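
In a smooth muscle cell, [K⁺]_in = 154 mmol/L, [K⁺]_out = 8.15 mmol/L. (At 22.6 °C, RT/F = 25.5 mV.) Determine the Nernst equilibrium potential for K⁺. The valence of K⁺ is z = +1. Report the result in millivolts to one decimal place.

-74.9 mV

E = (25.5/z) · ln([K⁺]_out/[K⁺]_in) with z = +1.
= (25.5/1) · ln(8.15/154) = 25.50 · ln(0.05292)
= 25.50 · (-2.9389) = -74.94 mV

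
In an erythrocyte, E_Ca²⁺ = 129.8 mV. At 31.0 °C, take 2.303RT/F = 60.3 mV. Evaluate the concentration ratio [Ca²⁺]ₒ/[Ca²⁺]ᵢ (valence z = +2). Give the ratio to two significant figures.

log₁₀([out]/[in]) = E·z/(60.3) = 129.8 × 2 / 60.3 = 4.3051
[out]/[in] = 10^(4.3051) = 2.019e+04

20000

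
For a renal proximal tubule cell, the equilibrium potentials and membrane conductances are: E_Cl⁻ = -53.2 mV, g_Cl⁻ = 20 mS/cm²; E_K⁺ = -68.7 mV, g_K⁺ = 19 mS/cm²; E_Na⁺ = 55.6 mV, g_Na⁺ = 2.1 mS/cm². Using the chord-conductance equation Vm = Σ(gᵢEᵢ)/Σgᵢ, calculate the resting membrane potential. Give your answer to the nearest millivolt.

-55 mV

Σ gᵢEᵢ = 20·(-53.2) + 19·(-68.7) + 2.1·(55.6) = -2252.54
Σ gᵢ = 20 + 19 + 2.1 = 41.1
Vm = -2252.54 / 41.1 = -54.81 mV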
* * *
EXERCISE REQUIREMENTS –
Reproduce the material exactly, and keep every line as it is.

WORKED SOLUTION –
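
In a smooth muscle cell, [K⁺]_in = 154 mmol/L, [K⁺]_out = 8.15 mmol/L. (At 22.6 °C, RT/F = 25.5 mV.) Determine the Nernst equilibrium potential for K⁺. The valence of K⁺ is z = +1. Report the result in millivolts to one decimal place.

-74.9 mV

E = (25.5/z) · ln([K⁺]_out/[K⁺]_in) with z = +1.
= (25.5/1) · ln(8.15/154) = 25.50 · ln(0.05292)
= 25.50 · (-2.9389) = -74.94 mV

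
In an erythrocyte, E_Ca²⁺ = 129.8 mV. At 31.0 °C, take 2.303RT/F = 60.3 mV. Evaluate the concentration ratio [Ca²⁺]ₒ/[Ca²⁺]ᵢ (valence z = +2). Give the ratio to two significant figures.

log₁₀([out]/[in]) = E·z/(60.3) = 129.8 × 2 / 60.3 = 4.3051
[out]/[in] = 10^(4.3051) = 2.019e+04

20000

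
For a renal proximal tubule cell, the equilibrium potentials and membrane conductances are: E_Cl⁻ = -53.2 mV, g_Cl⁻ = 20 mS/cm²; E_K⁺ = -68.7 mV, g_K⁺ = 19 mS/cm²; E_Na⁺ = 55.6 mV, g_Na⁺ = 2.1 mS/cm². Using the chord-conductance equation Vm = Σ(gᵢEᵢ)/Σgᵢ, calculate the resting membrane potential. Give your answer to the nearest millivolt.

-55 mV

Σ gᵢEᵢ = 20·(-53.2) + 19·(-68.7) + 2.1·(55.6) = -2252.54
Σ gᵢ = 20 + 19 + 2.1 = 41.1
Vm = -2252.54 / 41.1 = -54.81 mV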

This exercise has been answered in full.